STORED DATA:
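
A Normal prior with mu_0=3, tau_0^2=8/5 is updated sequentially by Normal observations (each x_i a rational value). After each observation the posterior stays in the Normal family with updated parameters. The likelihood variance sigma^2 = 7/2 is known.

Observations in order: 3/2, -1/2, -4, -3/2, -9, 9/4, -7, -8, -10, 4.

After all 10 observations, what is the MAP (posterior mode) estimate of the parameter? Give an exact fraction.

obs 1: x=3/2 → posterior Normal(43/17, 56/51)
obs 2: x=-1/2 → posterior Normal(121/67, 56/67)
obs 3: x=-4 → posterior Normal(57/83, 56/83)
obs 4: x=-3/2 → posterior Normal(1/3, 56/99)
obs 5: x=-9 → posterior Normal(-111/115, 56/115)
obs 6: x=9/4 → posterior Normal(-75/131, 56/131)
obs 7: x=-7 → posterior Normal(-187/147, 8/21)
obs 8: x=-8 → posterior Normal(-315/163, 56/163)
obs 9: x=-10 → posterior Normal(-475/179, 56/179)
obs 10: x=4 → posterior Normal(-137/65, 56/195)

-137/65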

ACTIVITY: Copy every line that appears above, with each word kept as it is.

ANSWER SPACE:
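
A Normal prior with mu_0=3, tau_0^2=8/5 is updated sequentially by Normal observations (each x_i a rational value). After each observation the posterior stays in the Normal family with updated parameters. The likelihood variance sigma^2 = 7/2 is known.

Observations in order: 3/2, -1/2, -4, -3/2, -9, 9/4, -7, -8, -10, 4.

After all 10 observations, what is the MAP (posterior mode) estimate of the parameter? Give an exact fraction.

obs 1: x=3/2 → posterior Normal(43/17, 56/51)
obs 2: x=-1/2 → posterior Normal(121/67, 56/67)
obs 3: x=-4 → posterior Normal(57/83, 56/83)
obs 4: x=-3/2 → posterior Normal(1/3, 56/99)
obs 5: x=-9 → posterior Normal(-111/115, 56/115)
obs 6: x=9/4 → posterior Normal(-75/131, 56/131)
obs 7: x=-7 → posterior Normal(-187/147, 8/21)
obs 8: x=-8 → posterior Normal(-315/163, 56/163)
obs 9: x=-10 → posterior Normal(-475/179, 56/179)
obs 10: x=4 → posterior Normal(-137/65, 56/195)

-137/65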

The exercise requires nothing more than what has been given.